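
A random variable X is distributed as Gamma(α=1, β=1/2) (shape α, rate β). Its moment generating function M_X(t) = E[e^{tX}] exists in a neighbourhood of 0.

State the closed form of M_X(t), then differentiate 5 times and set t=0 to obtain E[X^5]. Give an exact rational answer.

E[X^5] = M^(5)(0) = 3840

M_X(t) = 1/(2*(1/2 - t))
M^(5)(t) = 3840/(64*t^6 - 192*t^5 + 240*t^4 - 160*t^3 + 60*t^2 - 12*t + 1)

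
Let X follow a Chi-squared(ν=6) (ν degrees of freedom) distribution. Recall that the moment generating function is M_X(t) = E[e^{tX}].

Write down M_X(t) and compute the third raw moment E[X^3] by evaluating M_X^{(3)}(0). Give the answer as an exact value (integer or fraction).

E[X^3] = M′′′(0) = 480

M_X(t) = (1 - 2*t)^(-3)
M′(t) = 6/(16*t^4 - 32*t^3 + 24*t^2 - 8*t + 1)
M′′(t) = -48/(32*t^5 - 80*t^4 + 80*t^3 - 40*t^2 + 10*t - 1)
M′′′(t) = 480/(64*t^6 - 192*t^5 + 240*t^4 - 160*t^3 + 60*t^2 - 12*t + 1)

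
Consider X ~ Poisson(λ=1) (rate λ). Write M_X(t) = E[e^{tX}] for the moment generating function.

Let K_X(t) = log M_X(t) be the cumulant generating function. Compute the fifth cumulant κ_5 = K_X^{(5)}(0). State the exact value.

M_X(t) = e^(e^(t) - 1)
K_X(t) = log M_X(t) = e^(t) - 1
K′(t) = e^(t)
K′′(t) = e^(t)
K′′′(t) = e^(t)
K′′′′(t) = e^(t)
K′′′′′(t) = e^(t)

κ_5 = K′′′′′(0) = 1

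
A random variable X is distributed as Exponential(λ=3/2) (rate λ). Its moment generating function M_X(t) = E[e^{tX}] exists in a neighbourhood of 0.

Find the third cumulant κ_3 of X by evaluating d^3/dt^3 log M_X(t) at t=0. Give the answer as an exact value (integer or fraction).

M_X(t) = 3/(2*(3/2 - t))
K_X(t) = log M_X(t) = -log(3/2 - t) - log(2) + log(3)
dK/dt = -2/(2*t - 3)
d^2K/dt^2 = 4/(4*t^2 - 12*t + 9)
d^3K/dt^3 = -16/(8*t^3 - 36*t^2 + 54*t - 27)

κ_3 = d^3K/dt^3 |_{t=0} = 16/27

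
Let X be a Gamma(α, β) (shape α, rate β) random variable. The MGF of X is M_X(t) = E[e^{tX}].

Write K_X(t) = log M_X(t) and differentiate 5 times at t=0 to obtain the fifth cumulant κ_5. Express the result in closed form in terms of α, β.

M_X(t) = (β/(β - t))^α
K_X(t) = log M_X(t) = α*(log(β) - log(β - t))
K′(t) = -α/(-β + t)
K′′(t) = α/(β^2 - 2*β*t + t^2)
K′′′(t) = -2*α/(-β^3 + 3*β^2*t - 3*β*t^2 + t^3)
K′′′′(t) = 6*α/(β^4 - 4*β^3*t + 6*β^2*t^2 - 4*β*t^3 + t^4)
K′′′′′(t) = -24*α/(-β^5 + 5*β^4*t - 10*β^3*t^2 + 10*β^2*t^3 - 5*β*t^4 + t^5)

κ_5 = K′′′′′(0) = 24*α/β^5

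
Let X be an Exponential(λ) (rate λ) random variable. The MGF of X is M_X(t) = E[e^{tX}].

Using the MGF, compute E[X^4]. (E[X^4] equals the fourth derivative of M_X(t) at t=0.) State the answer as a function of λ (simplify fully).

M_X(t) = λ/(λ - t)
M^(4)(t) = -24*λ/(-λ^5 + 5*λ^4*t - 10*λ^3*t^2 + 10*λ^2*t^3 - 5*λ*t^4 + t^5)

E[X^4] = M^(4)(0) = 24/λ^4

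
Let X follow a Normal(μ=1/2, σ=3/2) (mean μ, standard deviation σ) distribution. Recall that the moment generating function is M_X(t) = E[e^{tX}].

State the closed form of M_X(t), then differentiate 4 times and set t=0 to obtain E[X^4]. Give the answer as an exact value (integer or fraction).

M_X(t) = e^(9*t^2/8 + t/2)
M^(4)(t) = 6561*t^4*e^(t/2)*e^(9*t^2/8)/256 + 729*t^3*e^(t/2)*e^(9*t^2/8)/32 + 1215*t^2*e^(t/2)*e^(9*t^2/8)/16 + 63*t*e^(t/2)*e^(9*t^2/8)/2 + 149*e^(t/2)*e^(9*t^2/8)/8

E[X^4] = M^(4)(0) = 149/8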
========================================
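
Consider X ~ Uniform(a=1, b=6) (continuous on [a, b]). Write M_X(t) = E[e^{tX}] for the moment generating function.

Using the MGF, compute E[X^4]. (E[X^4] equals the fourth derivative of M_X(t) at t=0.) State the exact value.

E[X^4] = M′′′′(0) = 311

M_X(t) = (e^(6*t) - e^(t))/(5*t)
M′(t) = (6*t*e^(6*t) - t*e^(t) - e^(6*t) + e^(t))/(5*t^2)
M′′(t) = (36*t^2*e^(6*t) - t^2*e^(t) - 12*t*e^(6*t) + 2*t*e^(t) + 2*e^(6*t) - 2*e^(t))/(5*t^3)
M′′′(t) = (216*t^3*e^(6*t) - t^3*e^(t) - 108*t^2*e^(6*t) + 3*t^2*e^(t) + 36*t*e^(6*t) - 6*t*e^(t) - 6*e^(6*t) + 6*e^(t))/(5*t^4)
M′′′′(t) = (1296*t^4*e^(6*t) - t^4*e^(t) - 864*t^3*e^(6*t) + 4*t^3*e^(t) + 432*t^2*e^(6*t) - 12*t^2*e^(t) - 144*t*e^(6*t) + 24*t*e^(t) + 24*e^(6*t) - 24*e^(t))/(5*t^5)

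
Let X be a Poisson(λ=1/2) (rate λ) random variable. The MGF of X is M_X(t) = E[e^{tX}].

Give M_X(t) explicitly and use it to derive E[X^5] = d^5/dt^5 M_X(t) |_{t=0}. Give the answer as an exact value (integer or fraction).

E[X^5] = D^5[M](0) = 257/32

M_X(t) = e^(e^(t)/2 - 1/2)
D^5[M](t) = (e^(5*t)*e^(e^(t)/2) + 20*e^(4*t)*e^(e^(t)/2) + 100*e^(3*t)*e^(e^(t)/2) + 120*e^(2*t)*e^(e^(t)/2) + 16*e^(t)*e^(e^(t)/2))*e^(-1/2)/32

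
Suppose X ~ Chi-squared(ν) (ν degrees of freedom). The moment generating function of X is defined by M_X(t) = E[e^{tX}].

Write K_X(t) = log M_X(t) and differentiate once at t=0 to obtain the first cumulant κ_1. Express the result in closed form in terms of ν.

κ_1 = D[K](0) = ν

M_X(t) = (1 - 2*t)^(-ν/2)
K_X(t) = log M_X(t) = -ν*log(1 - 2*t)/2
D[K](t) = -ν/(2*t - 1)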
========================================
> **Aim of the task**: Only one stretch of the data above is needed. Restate it word for word, from the line containing "Write down M_X(t)" through the line containing "Consider X ~ Poisson(λ=1)", both ends included.

> **Exercise answer**:
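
Write down M_X(t) and compute the third raw moment E[X^3] by evaluating M_X^{(3)}(0). Give the answer as an exact value (integer or fraction).

E[X^3] = M′′′(0) = 480

M_X(t) = (1 - 2*t)^(-3)
M′(t) = 6/(16*t^4 - 32*t^3 + 24*t^2 - 8*t + 1)
M′′(t) = -48/(32*t^5 - 80*t^4 + 80*t^3 - 40*t^2 + 10*t - 1)
M′′′(t) = 480/(64*t^6 - 192*t^5 + 240*t^4 - 160*t^3 + 60*t^2 - 12*t + 1)

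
Consider X ~ Poisson(λ=1) (rate λ). Write M_X(t) = E[e^{tX}] for the moment generating function.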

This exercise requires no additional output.